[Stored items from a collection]
◇ ◇ ◇ ◇ ◇

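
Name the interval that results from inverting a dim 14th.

augmented second

First reduce the compound diminished fourteenth to its simple form, a diminished seventh.
The rule of nine gives the new number: 9 − 7 = 2, so a seventh becomes a second.
And diminished becomes augmented under inversion, so we get an augmented second.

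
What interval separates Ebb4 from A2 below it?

doubly diminished twelfth

Descending from Ebb4 to A2 is the same interval as ascending A2 to Ebb4.
A to E spans five letter names (A-B-C-D-E), plus an octave, so the interval is some kind of twelfth.
A2 to Ebb4 spans 17 semitones — two semitones narrower than the perfect twelfth (19) — giving a doubly diminished twelfth.
(Equivalently, a compound doubly diminished fifth: a doubly diminished fifth plus an octave.)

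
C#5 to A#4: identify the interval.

minor third

Descending from C#5 to A#4 is the same interval as ascending A#4 to C#5.
A to C spans three letter names (A-B-C), so the interval is some kind of third.
A#4 to C#5 is 3 semitones, a half step short of the major third (4), so this is minor.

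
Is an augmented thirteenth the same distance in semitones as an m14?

Yes

An augmented thirteenth = 22 semitones = a minor fourteenth; enharmonically equal.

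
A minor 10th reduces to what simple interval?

Subtracting seven from the interval number removes an octave: 10 − 7 = 3.
So a minor tenth is an octave plus a minor third. The quality is unchanged.

m3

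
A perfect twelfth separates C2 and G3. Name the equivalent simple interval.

perfect 5th

Each octave removed subtracts seven from the number: 12 − 7 = 5.
That makes a perfect twelfth a compound perfect fifth — an octave plus a perfect fifth.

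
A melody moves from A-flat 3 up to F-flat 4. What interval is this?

minor sixth

A to F spans six letter names (A-B-C-D-E-F), so the interval is some kind of sixth.
A major sixth would be 9 semitones, but Ab3 to Fb4 is 8 — one semitone narrower, making it a minor sixth.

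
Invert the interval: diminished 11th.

A5

First reduce the compound diminished eleventh to its simple form, a diminished fourth.
Inverted interval numbers add to nine, so a fourth pairs with a fifth (4 + 5 = 9).
And diminished becomes augmented under inversion, so we get an augmented fifth.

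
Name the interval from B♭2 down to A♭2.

Descending from Bb2 to Ab2 is the same interval as ascending Ab2 to Bb2.
A to B spans two letter names (A-B): a second.
Counting semitones, Ab2→Bb2 is 2, which is the major second.

major second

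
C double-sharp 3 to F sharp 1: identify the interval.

Descending from C##3 to F#1 is the same interval as ascending F#1 to C##3.
F to C spans five letter names (F-G-A-B-C), plus an octave, so the interval is some kind of twelfth.
F#1 to C##3 spans 20 semitones — one semitone wider than the perfect twelfth (19) — giving an augmented twelfth.
(Equivalently, a compound augmented fifth: an augmented fifth plus an octave.)

augmented 12th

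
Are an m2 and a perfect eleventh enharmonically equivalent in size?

No

1 semitone (minor second) vs 17 semitones (perfect eleventh): not equal.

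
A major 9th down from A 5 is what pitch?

The ninth's letter: A down two letter names plus an octave → G.
Moving 14 semitones down from A5 (the size of a major ninth) reaches G4.

G 4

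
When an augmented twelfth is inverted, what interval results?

diminished 4th

First reduce the compound augmented twelfth to its simple form, an augmented fifth.
Interval numbers invert to sum to nine: 5 + 4 = 9, so a fifth inverts to a fourth.
Quality inverts too: augmented becomes diminished. That makes the inversion a diminished fourth.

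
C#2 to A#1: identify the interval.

Descending from C#2 to A#1 is the same interval as ascending A#1 to C#2.
A to C spans three letter names (A-B-C) — that makes it a third of some quality.
A#1 to C#2 is 3 semitones, a half step short of the major third (4), so this is minor.

m3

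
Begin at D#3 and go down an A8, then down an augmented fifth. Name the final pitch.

Gb1

Down an augmented octave from D#3: D2 (13 semitones down).
Down an augmented fifth from D2: Gb1 (8 semitones down).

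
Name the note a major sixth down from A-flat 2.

Counting six letter names down from A lands on C.
A major sixth spans 9 semitones, so from Ab2 the target pitch is Cb2.

C-flat 2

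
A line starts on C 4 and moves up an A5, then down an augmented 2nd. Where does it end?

F 4

An augmented fifth up from C4 is G#4.
G#4 down an augmented second → F4 (3 semitones).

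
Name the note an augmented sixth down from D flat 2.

F double-flat 1

Six letter names down from D: F.
An augmented sixth spans 10 semitones, so from Db2 the target pitch is Fbb1.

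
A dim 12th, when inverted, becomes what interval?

First reduce the compound diminished twelfth to its simple form, a diminished fifth.
The rule of nine gives the new number: 9 − 5 = 4, so a fifth becomes a fourth.
And diminished becomes augmented under inversion, so we get an augmented fourth.

augmented 4th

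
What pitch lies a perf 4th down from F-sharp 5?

C-sharp 5

The fourth takes the letter from F down to C.
Moving 5 semitones down from F#5 (the size of a perfect fourth) reaches C#5.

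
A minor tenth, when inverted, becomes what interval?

First reduce the compound minor tenth to its simple form, a minor third.
The rule of nine gives the new number: 9 − 3 = 6, so a third becomes a sixth.
And minor becomes major under inversion, so we get a major sixth.

major 6th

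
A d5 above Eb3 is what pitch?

Bbb3

Five letter names up from E: B.
A diminished fifth spans 6 semitones, so from Eb3 the target pitch is Bbb3.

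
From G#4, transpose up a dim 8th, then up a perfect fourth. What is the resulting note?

G#4 up a diminished octave → G5 (11 semitones).
Up a perfect fourth from G5: C6 (5 semitones up).

C6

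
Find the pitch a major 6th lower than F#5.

Counting six letter names down from F lands on A.
A major sixth is 9 semitones; 9 semitones down from F#5 gives A4.

A4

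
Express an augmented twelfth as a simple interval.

Take out an octave (7 from the number): 12 − 7 = 5.
That makes an augmented twelfth a compound augmented fifth — an octave plus an augmented fifth.

augmented 5th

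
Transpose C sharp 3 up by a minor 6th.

Six letter names up from C: A.
A minor sixth is 8 semitones; 8 semitones up from C#3 gives A3.

A 3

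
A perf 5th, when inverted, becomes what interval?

P4

Inverted interval numbers add to nine, so a fifth pairs with a fourth (5 + 4 = 9).
Quality inverts too: perfect stays perfect. That makes the inversion a perfect fourth.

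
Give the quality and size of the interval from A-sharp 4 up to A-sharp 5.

A to A is the same letter name, plus an octave — that makes it an octave of some quality.
A#4 to A#5 is 12 semitones, matching the perfect octave exactly, so the quality is perfect.

P8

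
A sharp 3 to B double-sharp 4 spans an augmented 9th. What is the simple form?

augmented 2nd

Subtracting seven from the interval number removes an octave: 9 − 7 = 2.
So an augmented ninth is an octave plus an augmented second. The quality is unchanged.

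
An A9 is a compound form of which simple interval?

Each octave removed subtracts seven from the number: 9 − 7 = 2.
Quality carries through unchanged, so the simple form is an augmented second.

A2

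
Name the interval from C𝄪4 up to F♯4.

C to F spans four letter names (C-D-E-F), so the interval is some kind of fourth.
C##4 to F#4 spans 4 semitones — one semitone narrower than the perfect fourth (5) — giving a diminished fourth.

diminished 4th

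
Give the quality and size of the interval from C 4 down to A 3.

Descending from C4 to A3 is the same interval as ascending A3 to C4.
A to C spans three letter names (A-B-C) — that makes it a third of some quality.
A3 to C4 is 3 semitones, a half step short of the major third (4), so this is minor.

minor third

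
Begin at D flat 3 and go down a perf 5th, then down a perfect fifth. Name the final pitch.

A perfect fifth down from Db3 is Gb2.
Gb2 down a perfect fifth → Cb2 (7 semitones).

C flat 2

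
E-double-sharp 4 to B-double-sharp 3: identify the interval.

Descending from E##4 to B##3 is the same interval as ascending B##3 to E##4.
B to E spans four letter names (B-C-D-E): a fourth.
B##3 to E##4 is 5 semitones, matching the perfect fourth exactly, so the quality is perfect.

perfect fourth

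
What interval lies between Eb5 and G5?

E to G spans three letter names (E-F-G): a third.
Eb5 to G5 is 4 semitones, matching the major third exactly, so the quality is major.

major third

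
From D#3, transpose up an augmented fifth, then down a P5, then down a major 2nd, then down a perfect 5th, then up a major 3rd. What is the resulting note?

A##2

Up an augmented fifth from D#3: A##3 (8 semitones up).
Down a perfect fifth from A##3: D##3 (7 semitones down).
A major second down from D##3 is C##3.
C##3 down a perfect fifth → F##2 (7 semitones).
F##2 up a major third → A##2 (4 semitones).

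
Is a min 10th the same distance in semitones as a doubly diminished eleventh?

Yes

A minor tenth spans 15 semitones, and a doubly diminished eleventh also spans 15 semitones — they're enharmonic.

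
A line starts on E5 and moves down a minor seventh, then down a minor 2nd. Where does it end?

Down a minor seventh from E5: F#4 (10 semitones down).
F#4 down a minor second → E#4 (1 semitone).

E#4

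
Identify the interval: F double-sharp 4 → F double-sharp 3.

Descending from F##4 to F##3 is the same interval as ascending F##3 to F##4.
F to F is the same letter name, plus an octave, so the interval is some kind of octave.
Counting semitones, F##3→F##4 is 12, which is the perfect octave.

P8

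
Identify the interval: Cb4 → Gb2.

perfect eleventh

Descending from Cb4 to Gb2 is the same interval as ascending Gb2 to Cb4.
G to C spans four letter names (G-A-B-C), plus an octave, so the interval is some kind of eleventh.
Counting semitones, Gb2→Cb4 is 17, which is the perfect eleventh.
(Equivalently, a compound perfect fourth: a perfect fourth plus an octave.)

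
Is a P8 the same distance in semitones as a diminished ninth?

Yes

A perfect octave spans 12 semitones, and a diminished ninth also spans 12 semitones — they're enharmonic.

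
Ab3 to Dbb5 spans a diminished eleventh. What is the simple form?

Each octave removed subtracts seven from the number: 11 − 7 = 4.
So a diminished eleventh is an octave plus a diminished fourth. The quality is unchanged.

d4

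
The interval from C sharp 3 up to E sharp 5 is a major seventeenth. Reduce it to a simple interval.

M3

Take out 2 octaves (14 from the number): 17 − 14 = 3.
Quality carries through unchanged, so the simple form is a major third.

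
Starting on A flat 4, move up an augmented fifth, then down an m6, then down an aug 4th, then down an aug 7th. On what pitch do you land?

E double-flat 3

An augmented fifth up from Ab4 is E5.
Down a minor sixth from E5: G#4 (8 semitones down).
An augmented fourth down from G#4 is D4.
Down an augmented seventh from D4: Ebb3 (12 semitones down).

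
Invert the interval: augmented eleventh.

diminished 5th

First reduce the compound augmented eleventh to its simple form, an augmented fourth.
Interval numbers invert to sum to nine: 4 + 5 = 9, so a fourth inverts to a fifth.
And augmented becomes diminished under inversion, so we get a diminished fifth.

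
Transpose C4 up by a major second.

The second takes the letter from C up to D.
A major second spans 2 semitones, so from C4 the target pitch is D4.

D4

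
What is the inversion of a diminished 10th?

augmented 6th

First reduce the compound diminished tenth to its simple form, a diminished third.
The rule of nine gives the new number: 9 − 3 = 6, so a third becomes a sixth.
The quality also flips — diminished becomes augmented — giving an augmented sixth.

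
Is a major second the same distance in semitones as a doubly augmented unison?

Both span 2 semitones: a major second and a doubly augmented unison are the same chromatic distance.

Yes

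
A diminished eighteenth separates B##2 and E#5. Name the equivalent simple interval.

d4

Subtracting seven from the interval number removes an octave: 18 − 14 = 4.
Quality carries through unchanged, so the simple form is a diminished fourth.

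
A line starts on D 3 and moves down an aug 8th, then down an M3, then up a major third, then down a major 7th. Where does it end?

An augmented octave down from D3 is Db2.
Down a major third from Db2: Bbb1 (4 semitones down).
A major third up from Bbb1 is Db2.
A major seventh down from Db2 is Ebb1.

E double-flat 1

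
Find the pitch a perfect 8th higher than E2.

E3

The letter stays E (same as the start), shifted an octave up.
A perfect octave is 12 semitones; 12 semitones up from E2 gives E3.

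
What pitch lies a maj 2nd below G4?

The second takes the letter from G down to F.
A major second is 2 semitones; 2 semitones down from G4 gives F4.

F4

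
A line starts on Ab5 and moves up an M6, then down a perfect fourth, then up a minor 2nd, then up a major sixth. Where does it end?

Bb6

A major sixth up from Ab5 is F6.
Down a perfect fourth from F6: C6 (5 semitones down).
A minor second up from C6 is Db6.
A major sixth up from Db6 is Bb6.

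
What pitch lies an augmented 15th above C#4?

C##6

For a fifteenth the letter name doesn't change: still C, two octaves up.
Moving 25 semitones up from C#4 (the size of an augmented fifteenth) reaches C##6.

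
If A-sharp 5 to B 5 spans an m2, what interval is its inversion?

major 7th

Inverted interval numbers add to nine, so a second pairs with a seventh (2 + 7 = 9).
Quality inverts too: minor becomes major. That makes the inversion a major seventh.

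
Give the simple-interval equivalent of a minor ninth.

minor second

Take out an octave (7 from the number): 9 − 7 = 2.
That makes a minor ninth a compound minor second — an octave plus a minor second.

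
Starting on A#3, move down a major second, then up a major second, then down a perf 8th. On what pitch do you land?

A#2

Down a major second from A#3: G#3 (2 semitones down).
A major second up from G#3 is A#3.
A#3 down a perfect octave → A#2 (12 semitones).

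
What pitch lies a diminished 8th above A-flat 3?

An octave keeps the letter name A, an octave up from A.
A diminished octave spans 11 semitones, so from Ab3 the target pitch is Abb4.

A-double-flat 4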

◇ ◇ ◇ ◇ ◇

Exercise directions
Please let your answer be exactly the lines from the one holding "Starting on A#3, move" through the last line of the entries above, both ends included.

Reply
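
Starting on A#3, move down a major second, then up a major second, then down a perf 8th. On what pitch do you land?

A#2

Down a major second from A#3: G#3 (2 semitones down).
A major second up from G#3 is A#3.
A#3 down a perfect octave → A#2 (12 semitones).

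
What pitch lies a diminished 8th above A-flat 3?

An octave keeps the letter name A, an octave up from A.
A diminished octave spans 11 semitones, so from Ab3 the target pitch is Abb4.

A-double-flat 4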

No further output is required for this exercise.